**Work task:** The response should consist of the data reproduced word for word.

**The data:**
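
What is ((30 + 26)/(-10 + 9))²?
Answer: 3136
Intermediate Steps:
((30 + 26)/(-10 + 9))² = (56/(-1))² = (56*(-1))² = (-56)² = 3136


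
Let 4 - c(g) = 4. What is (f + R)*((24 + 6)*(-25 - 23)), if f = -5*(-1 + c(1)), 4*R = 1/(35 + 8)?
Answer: -309960/43 ≈ -7208.4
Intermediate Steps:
c(g) = 0 (c(g) = 4 - 1*4 = 4 - 4 = 0)
R = 1/172 (R = 1/(4*(35 + 8)) = (¼)/43 = (¼)*(1/43) = 1/172 ≈ 0.0058140)
f = 5 (f = -5*(-1 + 0) = -5*(-1) = 5)
(f + R)*((24 + 6)*(-25 - 23)) = (5 + 1/172)*((24 + 6)*(-25 - 23)) = 861*(30*(-48))/172 = (861/172)*(-1440) = -309960/43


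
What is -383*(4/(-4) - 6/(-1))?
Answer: -1915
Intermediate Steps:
-383*(4/(-4) - 6/(-1)) = -383*(4*(-¼) - 6*(-1)) = -383*(-1 + 6) = -383*5 = -1915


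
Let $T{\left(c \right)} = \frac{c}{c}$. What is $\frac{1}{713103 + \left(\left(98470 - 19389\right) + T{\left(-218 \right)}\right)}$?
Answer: $\frac{1}{792185} \approx 1.2623 \cdot 10^{-6}$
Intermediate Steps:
$T{\left(c \right)} = 1$
$\frac{1}{713103 + \left(\left(98470 - 19389\right) + T{\left(-218 \right)}\right)} = \frac{1}{713103 + \left(\left(98470 - 19389\right) + 1\right)} = \frac{1}{713103 + \left(79081 + 1\right)} = \frac{1}{713103 + 79082} = \frac{1}{792185}$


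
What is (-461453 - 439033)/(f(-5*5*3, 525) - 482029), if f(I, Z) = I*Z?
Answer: 450243/260702 ≈ 1.7270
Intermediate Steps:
(-461453 - 439033)/(f(-5*5*3, 525) - 482029) = (-461453 - 439033)/((-5*5*3)*525 - 482029) = -900486/(-25*3*525 - 482029) = -900486/(-75*525 - 482029) = -900486/(-39375 - 482029) = -900486/(-521404) = -900486*(-1/521404) = 450243/260702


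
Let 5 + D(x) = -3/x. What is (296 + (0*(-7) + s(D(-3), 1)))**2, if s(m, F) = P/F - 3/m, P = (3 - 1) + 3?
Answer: 1456849/16 ≈ 91053.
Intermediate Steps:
P = 5 (P = 2 + 3 = 5)
D(x) = -5 - 3/x
s(m, F) = -3/m + 5/F (s(m, F) = 5/F - 3/m = -3/m + 5/F)
(296 + (0*(-7) + s(D(-3), 1)))**2 = (296 + (0*(-7) + (-3/(-5 - 3/(-3)) + 5/1)))**2 = (296 + (0 + (-3/(-5 - 3*(-1/3)) + 5*1)))**2 = (296 + (0 + (-3/(-5 + 1) + 5)))**2 = (296 + (0 + (-3/(-4) + 5)))**2 = (296 + (0 + (-3*(-1/4) + 5)))**2 = (296 + (0 + (3/4 + 5)))**2 = (296 + (0 + 23/4))**2 = (296 + 23/4)**2 = (1207/4)**2 = 1456849/16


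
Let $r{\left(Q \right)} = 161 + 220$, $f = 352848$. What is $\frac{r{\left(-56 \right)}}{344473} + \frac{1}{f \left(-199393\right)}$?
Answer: $\frac{26805415157111}{24235543029073872} \approx 0.001106$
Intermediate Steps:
$r{\left(Q \right)} = 381$
$\frac{r{\left(-56 \right)}}{344473} + \frac{1}{f \left(-199393\right)} = \frac{381}{344473} + \frac{1}{352848 \left(-199393\right)} = 381 \cdot \frac{1}{344473} + \frac{1}{352848} \left(- \frac{1}{199393}\right) = \frac{381}{344473} - \frac{1}{70355421264} = \frac{26805415157111}{24235543029073872}$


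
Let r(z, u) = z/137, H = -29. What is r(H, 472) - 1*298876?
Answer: -40946041/137 ≈ -2.9888e+5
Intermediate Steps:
r(z, u) = z/137 (r(z, u) = z*(1/137) = z/137)
r(H, 472) - 1*298876 = (1/137)*(-29) - 1*298876 = -29/137 - 298876 = -40946041/137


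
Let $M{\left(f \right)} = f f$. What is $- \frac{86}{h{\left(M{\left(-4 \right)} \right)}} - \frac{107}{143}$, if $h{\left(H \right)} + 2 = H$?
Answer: $- \frac{6898}{1001} \approx -6.8911$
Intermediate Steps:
$M{\left(f \right)} = f^{2}$
$h{\left(H \right)} = -2 + H$
$- \frac{86}{h{\left(M{\left(-4 \right)} \right)}} - \frac{107}{143} = - \frac{86}{-2 + \left(-4\right)^{2}} - \frac{107}{143} = - \frac{86}{-2 + 16} - \frac{107}{143} = - \frac{86}{14} - \frac{107}{143} = \left(-86\right) \frac{1}{14} - \frac{107}{143} = - \frac{43}{7} - \frac{107}{143} = - \frac{6898}{1001}$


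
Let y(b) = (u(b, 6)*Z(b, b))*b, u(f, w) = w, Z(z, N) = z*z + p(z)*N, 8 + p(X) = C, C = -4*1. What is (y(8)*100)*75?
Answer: -11520000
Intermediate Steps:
C = -4
p(X) = -12 (p(X) = -8 - 4 = -12)
Z(z, N) = z² - 12*N (Z(z, N) = z*z - 12*N = z² - 12*N)
y(b) = b*(-72*b + 6*b²) (y(b) = (6*(b² - 12*b))*b = (-72*b + 6*b²)*b = b*(-72*b + 6*b²))
(y(8)*100)*75 = ((6*8²*(-12 + 8))*100)*75 = ((6*64*(-4))*100)*75 = -1536*100*75 = -153600*75 = -11520000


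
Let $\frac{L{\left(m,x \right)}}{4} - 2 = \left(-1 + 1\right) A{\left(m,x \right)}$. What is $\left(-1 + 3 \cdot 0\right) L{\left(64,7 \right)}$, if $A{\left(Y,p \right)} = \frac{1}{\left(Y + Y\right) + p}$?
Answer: $-8$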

**Task solution:**
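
What is ((30 + 26)/(-10 + 9))²?
Answer: 3136
Intermediate Steps:
((30 + 26)/(-10 + 9))² = (56/(-1))² = (56*(-1))² = (-56)² = 3136


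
Let 4 - c(g) = 4. What is (f + R)*((24 + 6)*(-25 - 23)), if f = -5*(-1 + c(1)), 4*R = 1/(35 + 8)?
Answer: -309960/43 ≈ -7208.4
Intermediate Steps:
c(g) = 0 (c(g) = 4 - 1*4 = 4 - 4 = 0)
R = 1/172 (R = 1/(4*(35 + 8)) = (¼)/43 = (¼)*(1/43) = 1/172 ≈ 0.0058140)
f = 5 (f = -5*(-1 + 0) = -5*(-1) = 5)
(f + R)*((24 + 6)*(-25 - 23)) = (5 + 1/172)*((24 + 6)*(-25 - 23)) = 861*(30*(-48))/172 = (861/172)*(-1440) = -309960/43


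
What is -383*(4/(-4) - 6/(-1))?
Answer: -1915
Intermediate Steps:
-383*(4/(-4) - 6/(-1)) = -383*(4*(-¼) - 6*(-1)) = -383*(-1 + 6) = -383*5 = -1915


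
Let $T{\left(c \right)} = \frac{c}{c}$. What is $\frac{1}{713103 + \left(\left(98470 - 19389\right) + T{\left(-218 \right)}\right)}$?
Answer: $\frac{1}{792185} \approx 1.2623 \cdot 10^{-6}$
Intermediate Steps:
$T{\left(c \right)} = 1$
$\frac{1}{713103 + \left(\left(98470 - 19389\right) + T{\left(-218 \right)}\right)} = \frac{1}{713103 + \left(\left(98470 - 19389\right) + 1\right)} = \frac{1}{713103 + \left(79081 + 1\right)} = \frac{1}{713103 + 79082} = \frac{1}{792185}$


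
What is (-461453 - 439033)/(f(-5*5*3, 525) - 482029), if f(I, Z) = I*Z?
Answer: 450243/260702 ≈ 1.7270
Intermediate Steps:
(-461453 - 439033)/(f(-5*5*3, 525) - 482029) = (-461453 - 439033)/((-5*5*3)*525 - 482029) = -900486/(-25*3*525 - 482029) = -900486/(-75*525 - 482029) = -900486/(-39375 - 482029) = -900486/(-521404) = -900486*(-1/521404) = 450243/260702


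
Let 5 + D(x) = -3/x. What is (296 + (0*(-7) + s(D(-3), 1)))**2, if s(m, F) = P/F - 3/m, P = (3 - 1) + 3?
Answer: 1456849/16 ≈ 91053.
Intermediate Steps:
P = 5 (P = 2 + 3 = 5)
D(x) = -5 - 3/x
s(m, F) = -3/m + 5/F (s(m, F) = 5/F - 3/m = -3/m + 5/F)
(296 + (0*(-7) + s(D(-3), 1)))**2 = (296 + (0*(-7) + (-3/(-5 - 3/(-3)) + 5/1)))**2 = (296 + (0 + (-3/(-5 - 3*(-1/3)) + 5*1)))**2 = (296 + (0 + (-3/(-5 + 1) + 5)))**2 = (296 + (0 + (-3/(-4) + 5)))**2 = (296 + (0 + (-3*(-1/4) + 5)))**2 = (296 + (0 + (3/4 + 5)))**2 = (296 + (0 + 23/4))**2 = (296 + 23/4)**2 = (1207/4)**2 = 1456849/16


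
Let $r{\left(Q \right)} = 161 + 220$, $f = 352848$. What is $\frac{r{\left(-56 \right)}}{344473} + \frac{1}{f \left(-199393\right)}$?
Answer: $\frac{26805415157111}{24235543029073872} \approx 0.001106$
Intermediate Steps:
$r{\left(Q \right)} = 381$
$\frac{r{\left(-56 \right)}}{344473} + \frac{1}{f \left(-199393\right)} = \frac{381}{344473} + \frac{1}{352848 \left(-199393\right)} = 381 \cdot \frac{1}{344473} + \frac{1}{352848} \left(- \frac{1}{199393}\right) = \frac{381}{344473} - \frac{1}{70355421264} = \frac{26805415157111}{24235543029073872}$


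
Let r(z, u) = z/137, H = -29. What is r(H, 472) - 1*298876?
Answer: -40946041/137 ≈ -2.9888e+5
Intermediate Steps:
r(z, u) = z/137 (r(z, u) = z*(1/137) = z/137)
r(H, 472) - 1*298876 = (1/137)*(-29) - 1*298876 = -29/137 - 298876 = -40946041/137


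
Let $M{\left(f \right)} = f f$. What is $- \frac{86}{h{\left(M{\left(-4 \right)} \right)}} - \frac{107}{143}$, if $h{\left(H \right)} + 2 = H$?
Answer: $- \frac{6898}{1001} \approx -6.8911$
Intermediate Steps:
$M{\left(f \right)} = f^{2}$
$h{\left(H \right)} = -2 + H$
$- \frac{86}{h{\left(M{\left(-4 \right)} \right)}} - \frac{107}{143} = - \frac{86}{-2 + \left(-4\right)^{2}} - \frac{107}{143} = - \frac{86}{-2 + 16} - \frac{107}{143} = - \frac{86}{14} - \frac{107}{143} = \left(-86\right) \frac{1}{14} - \frac{107}{143} = - \frac{43}{7} - \frac{107}{143} = - \frac{6898}{1001}$


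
Let y(b) = (u(b, 6)*Z(b, b))*b, u(f, w) = w, Z(z, N) = z*z + p(z)*N, 8 + p(X) = C, C = -4*1. What is (y(8)*100)*75?
Answer: -11520000
Intermediate Steps:
C = -4
p(X) = -12 (p(X) = -8 - 4 = -12)
Z(z, N) = z² - 12*N (Z(z, N) = z*z - 12*N = z² - 12*N)
y(b) = b*(-72*b + 6*b²) (y(b) = (6*(b² - 12*b))*b = (-72*b + 6*b²)*b = b*(-72*b + 6*b²))
(y(8)*100)*75 = ((6*8²*(-12 + 8))*100)*75 = ((6*64*(-4))*100)*75 = -1536*100*75 = -153600*75 = -11520000


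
Let $\frac{L{\left(m,x \right)}}{4} - 2 = \left(-1 + 1\right) A{\left(m,x \right)}$. What is $\left(-1 + 3 \cdot 0\right) L{\left(64,7 \right)}$, if $A{\left(Y,p \right)} = \frac{1}{\left(Y + Y\right) + p}$?
Answer: $-8$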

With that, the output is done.